▶ _Exercise description_: Transcribe all of the data, leaving nothing out and changing nothing.

▶ _Exercise material_:
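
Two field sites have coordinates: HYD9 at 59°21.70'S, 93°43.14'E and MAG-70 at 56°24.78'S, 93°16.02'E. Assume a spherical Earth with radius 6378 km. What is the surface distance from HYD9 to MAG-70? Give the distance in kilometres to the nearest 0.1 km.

329.3 km

HYD9: φ = -59.36167°, λ = +93.71900°
MAG-70: φ = -56.41300°, λ = +93.26700°
Δφ = 2.9487°,  Δλ = -0.4520°
a = sin²(Δφ/2) + cos φ₁ cos φ₂ sin²(Δλ/2) = 0.000666
c = 2·arcsin(√a) = 0.051634 rad = 2.9584°
d = R·c = 6378 × 0.051634 = 329.3 km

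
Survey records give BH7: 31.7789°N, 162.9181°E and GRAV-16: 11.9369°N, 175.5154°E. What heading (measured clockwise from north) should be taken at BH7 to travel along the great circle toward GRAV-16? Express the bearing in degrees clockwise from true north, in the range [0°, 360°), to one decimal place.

Δλ = 12.5973°
y = sin Δλ · cos φ₂ = 0.213381
x = cos φ₁ sin φ₂ − sin φ₁ cos φ₂ cos Δλ = -0.327024
θ = atan2(y, x) = 146.8758° → 146.8758° (mod 360°)

146.9°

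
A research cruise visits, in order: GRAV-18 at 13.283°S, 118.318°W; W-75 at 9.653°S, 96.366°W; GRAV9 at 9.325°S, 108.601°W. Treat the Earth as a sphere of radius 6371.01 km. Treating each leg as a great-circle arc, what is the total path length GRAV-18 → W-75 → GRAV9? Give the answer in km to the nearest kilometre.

GRAV-18→W-75: c = 0.380633 rad, d = 2425.01 km
W-75→GRAV9: c = 0.210686 rad, d = 1342.28 km
Total = 2425.01 + 1342.28 = 3767.30 km

3767 km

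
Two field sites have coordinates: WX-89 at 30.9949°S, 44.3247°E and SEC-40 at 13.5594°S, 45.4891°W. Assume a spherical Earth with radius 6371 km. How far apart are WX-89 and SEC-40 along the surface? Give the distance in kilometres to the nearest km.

Δφ = 17.4355°,  Δλ = -89.8138°
a = sin²(Δφ/2) + cos φ₁ cos φ₂ sin²(Δλ/2) = 0.438279
c = 2·arcsin(√a) = 1.447038 rad = 82.9092°
d = R·c = 6371 × 1.447038 = 9219.1 km

9219 km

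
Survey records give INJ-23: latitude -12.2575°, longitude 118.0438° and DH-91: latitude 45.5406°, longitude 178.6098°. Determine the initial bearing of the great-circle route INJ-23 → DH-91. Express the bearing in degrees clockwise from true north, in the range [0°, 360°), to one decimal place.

Δλ = 60.5660°
y = sin Δλ · cos φ₂ = 0.609997
x = cos φ₁ sin φ₂ − sin φ₁ cos φ₂ cos Δλ = 0.770550
θ = atan2(y, x) = 38.3665° → 38.3665° (mod 360°)

38.4°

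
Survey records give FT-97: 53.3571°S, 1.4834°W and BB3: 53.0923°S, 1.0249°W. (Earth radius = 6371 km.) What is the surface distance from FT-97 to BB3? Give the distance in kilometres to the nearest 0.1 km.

Δφ = 0.2648°,  Δλ = 0.4585°
a = sin²(Δφ/2) + cos φ₁ cos φ₂ sin²(Δλ/2) = 0.000011
c = 2·arcsin(√a) = 0.006657 rad = 0.3814°
d = R·c = 6371 × 0.006657 = 42.4 km

42.4 km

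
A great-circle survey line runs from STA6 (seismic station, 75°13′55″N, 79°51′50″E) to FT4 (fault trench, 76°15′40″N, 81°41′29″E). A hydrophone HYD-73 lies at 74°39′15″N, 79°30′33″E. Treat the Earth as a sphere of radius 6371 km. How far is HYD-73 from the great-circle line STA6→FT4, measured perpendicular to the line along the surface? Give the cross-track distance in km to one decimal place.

15.2 km

STA6: φ = +75.23194°, λ = +79.86389°
FT4: φ = +76.26111°, λ = +81.69139°
HYD-73: φ = +74.65417°, λ = +79.50917°
δ₁₃ = central angle STA6→HYD-73 = 0.010212 rad  (haversine)
θ₁₃ = bearing STA6→HYD-73 = 189.233°,  θ₁₂ = bearing STA6→FT4 = 22.731°
dₓₜ = R·arcsin(sin δ₁₃ · sin(θ₁₃ − θ₁₂)) = 6371·arcsin(0.01021·sin(166.502°)) = 15.185 km
|dₓₜ| = 15.185 km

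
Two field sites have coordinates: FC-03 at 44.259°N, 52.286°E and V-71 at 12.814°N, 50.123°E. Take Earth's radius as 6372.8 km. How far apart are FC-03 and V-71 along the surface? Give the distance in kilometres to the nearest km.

Δφ = -31.4450°,  Δλ = -2.1630°
a = sin²(Δφ/2) + cos φ₁ cos φ₂ sin²(Δλ/2) = 0.073678
c = 2·arcsin(√a) = 0.549772 rad = 31.4996°
d = R·c = 6372.8 × 0.549772 = 3503.6 km

3504 km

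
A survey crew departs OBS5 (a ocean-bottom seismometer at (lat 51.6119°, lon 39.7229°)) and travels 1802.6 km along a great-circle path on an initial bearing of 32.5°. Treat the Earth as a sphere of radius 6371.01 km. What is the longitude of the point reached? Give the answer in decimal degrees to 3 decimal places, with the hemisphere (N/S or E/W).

δ = d/R = 1802.6/6371.01 = 0.282938 rad
φ₂ = arcsin(sin φ₁ cos δ + cos φ₁ sin δ cos θ)
   = arcsin(0.78382·0.96024 + 0.62098·0.27918·0.84339) = 64.01019°
λ₂ = λ₁ + atan2(sin θ sin δ cos φ₁, cos δ − sin φ₁ sin φ₂) = 59.74031°

59.740°E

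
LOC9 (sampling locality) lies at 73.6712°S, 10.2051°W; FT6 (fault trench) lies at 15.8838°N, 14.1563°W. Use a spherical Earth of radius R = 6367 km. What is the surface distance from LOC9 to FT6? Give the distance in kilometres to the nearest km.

9956 km

Δφ = 89.5550°,  Δλ = -3.9512°
a = sin²(Δφ/2) + cos φ₁ cos φ₂ sin²(Δλ/2) = 0.496438
c = 2·arcsin(√a) = 1.563672 rad = 89.5918°
d = R·c = 6367 × 1.563672 = 9955.9 km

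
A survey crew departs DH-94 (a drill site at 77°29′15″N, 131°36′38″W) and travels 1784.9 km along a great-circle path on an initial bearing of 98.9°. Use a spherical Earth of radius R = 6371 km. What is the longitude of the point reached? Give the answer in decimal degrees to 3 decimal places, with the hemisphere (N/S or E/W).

DH-94: φ = +77.48750°, λ = -131.61056°
δ = d/R = 1784.9/6371 = 0.280160 rad
φ₂ = arcsin(sin φ₁ cos δ + cos φ₁ sin δ cos θ)
   = arcsin(0.97625·0.96101 + 0.21665·0.27651·-0.15471) = 68.26675°
λ₂ = λ₁ + atan2(sin θ sin δ cos φ₁, cos δ − sin φ₁ sin φ₂) = -84.07003°

84.070°W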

▶ _Result of the exercise_:
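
Two field sites have coordinates: HYD9 at 59°21.70'S, 93°43.14'E and MAG-70 at 56°24.78'S, 93°16.02'E. Assume a spherical Earth with radius 6378 km. What is the surface distance from HYD9 to MAG-70? Give the distance in kilometres to the nearest 0.1 km.

329.3 km

HYD9: φ = -59.36167°, λ = +93.71900°
MAG-70: φ = -56.41300°, λ = +93.26700°
Δφ = 2.9487°,  Δλ = -0.4520°
a = sin²(Δφ/2) + cos φ₁ cos φ₂ sin²(Δλ/2) = 0.000666
c = 2·arcsin(√a) = 0.051634 rad = 2.9584°
d = R·c = 6378 × 0.051634 = 329.3 km

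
Survey records give BH7: 31.7789°N, 162.9181°E and GRAV-16: 11.9369°N, 175.5154°E. What heading (measured clockwise from north) should be taken at BH7 to travel along the great circle toward GRAV-16? Express the bearing in degrees clockwise from true north, in the range [0°, 360°), to one decimal place.

Δλ = 12.5973°
y = sin Δλ · cos φ₂ = 0.213381
x = cos φ₁ sin φ₂ − sin φ₁ cos φ₂ cos Δλ = -0.327024
θ = atan2(y, x) = 146.8758° → 146.8758° (mod 360°)

146.9°

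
A research cruise visits, in order: GRAV-18 at 13.283°S, 118.318°W; W-75 at 9.653°S, 96.366°W; GRAV9 at 9.325°S, 108.601°W. Treat the Earth as a sphere of radius 6371.01 km. Treating each leg as a great-circle arc, what is the total path length GRAV-18 → W-75 → GRAV9? Give the answer in km to the nearest kilometre.

GRAV-18→W-75: c = 0.380633 rad, d = 2425.01 km
W-75→GRAV9: c = 0.210686 rad, d = 1342.28 km
Total = 2425.01 + 1342.28 = 3767.30 km

3767 km

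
Two field sites have coordinates: WX-89 at 30.9949°S, 44.3247°E and SEC-40 at 13.5594°S, 45.4891°W. Assume a spherical Earth with radius 6371 km. How far apart are WX-89 and SEC-40 along the surface? Give the distance in kilometres to the nearest km.

Δφ = 17.4355°,  Δλ = -89.8138°
a = sin²(Δφ/2) + cos φ₁ cos φ₂ sin²(Δλ/2) = 0.438279
c = 2·arcsin(√a) = 1.447038 rad = 82.9092°
d = R·c = 6371 × 1.447038 = 9219.1 km

9219 km

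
Survey records give INJ-23: latitude -12.2575°, longitude 118.0438° and DH-91: latitude 45.5406°, longitude 178.6098°. Determine the initial bearing of the great-circle route INJ-23 → DH-91. Express the bearing in degrees clockwise from true north, in the range [0°, 360°), to one decimal place.

Δλ = 60.5660°
y = sin Δλ · cos φ₂ = 0.609997
x = cos φ₁ sin φ₂ − sin φ₁ cos φ₂ cos Δλ = 0.770550
θ = atan2(y, x) = 38.3665° → 38.3665° (mod 360°)

38.4°

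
Survey records give FT-97: 53.3571°S, 1.4834°W and BB3: 53.0923°S, 1.0249°W. (Earth radius = 6371 km.) What is the surface distance from FT-97 to BB3? Give the distance in kilometres to the nearest 0.1 km.

Δφ = 0.2648°,  Δλ = 0.4585°
a = sin²(Δφ/2) + cos φ₁ cos φ₂ sin²(Δλ/2) = 0.000011
c = 2·arcsin(√a) = 0.006657 rad = 0.3814°
d = R·c = 6371 × 0.006657 = 42.4 km

42.4 km

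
A great-circle survey line runs from STA6 (seismic station, 75°13′55″N, 79°51′50″E) to FT4 (fault trench, 76°15′40″N, 81°41′29″E). A hydrophone HYD-73 lies at 74°39′15″N, 79°30′33″E. Treat the Earth as a sphere of radius 6371 km. How far is HYD-73 from the great-circle line STA6→FT4, measured perpendicular to the line along the surface? Give the cross-track distance in km to one decimal place.

15.2 km

STA6: φ = +75.23194°, λ = +79.86389°
FT4: φ = +76.26111°, λ = +81.69139°
HYD-73: φ = +74.65417°, λ = +79.50917°
δ₁₃ = central angle STA6→HYD-73 = 0.010212 rad  (haversine)
θ₁₃ = bearing STA6→HYD-73 = 189.233°,  θ₁₂ = bearing STA6→FT4 = 22.731°
dₓₜ = R·arcsin(sin δ₁₃ · sin(θ₁₃ − θ₁₂)) = 6371·arcsin(0.01021·sin(166.502°)) = 15.185 km
|dₓₜ| = 15.185 km

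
Two field sites have coordinates: FC-03 at 44.259°N, 52.286°E and V-71 at 12.814°N, 50.123°E. Take Earth's radius as 6372.8 km. How far apart are FC-03 and V-71 along the surface? Give the distance in kilometres to the nearest km.

Δφ = -31.4450°,  Δλ = -2.1630°
a = sin²(Δφ/2) + cos φ₁ cos φ₂ sin²(Δλ/2) = 0.073678
c = 2·arcsin(√a) = 0.549772 rad = 31.4996°
d = R·c = 6372.8 × 0.549772 = 3503.6 km

3504 km

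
A survey crew departs OBS5 (a ocean-bottom seismometer at (lat 51.6119°, lon 39.7229°)) and travels 1802.6 km along a great-circle path on an initial bearing of 32.5°. Treat the Earth as a sphere of radius 6371.01 km. What is the longitude of the point reached? Give the answer in decimal degrees to 3 decimal places, with the hemisphere (N/S or E/W).

δ = d/R = 1802.6/6371.01 = 0.282938 rad
φ₂ = arcsin(sin φ₁ cos δ + cos φ₁ sin δ cos θ)
   = arcsin(0.78382·0.96024 + 0.62098·0.27918·0.84339) = 64.01019°
λ₂ = λ₁ + atan2(sin θ sin δ cos φ₁, cos δ − sin φ₁ sin φ₂) = 59.74031°

59.740°E

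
LOC9 (sampling locality) lies at 73.6712°S, 10.2051°W; FT6 (fault trench) lies at 15.8838°N, 14.1563°W. Use a spherical Earth of radius R = 6367 km. What is the surface distance from LOC9 to FT6? Give the distance in kilometres to the nearest km.

9956 km

Δφ = 89.5550°,  Δλ = -3.9512°
a = sin²(Δφ/2) + cos φ₁ cos φ₂ sin²(Δλ/2) = 0.496438
c = 2·arcsin(√a) = 1.563672 rad = 89.5918°
d = R·c = 6367 × 1.563672 = 9955.9 km

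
A survey crew departs DH-94 (a drill site at 77°29′15″N, 131°36′38″W) and travels 1784.9 km along a great-circle path on an initial bearing of 98.9°. Use a spherical Earth of radius R = 6371 km. What is the longitude of the point reached? Give the answer in decimal degrees to 3 decimal places, with the hemisphere (N/S or E/W).

DH-94: φ = +77.48750°, λ = -131.61056°
δ = d/R = 1784.9/6371 = 0.280160 rad
φ₂ = arcsin(sin φ₁ cos δ + cos φ₁ sin δ cos θ)
   = arcsin(0.97625·0.96101 + 0.21665·0.27651·-0.15471) = 68.26675°
λ₂ = λ₁ + atan2(sin θ sin δ cos φ₁, cos δ − sin φ₁ sin φ₂) = -84.07003°

84.070°W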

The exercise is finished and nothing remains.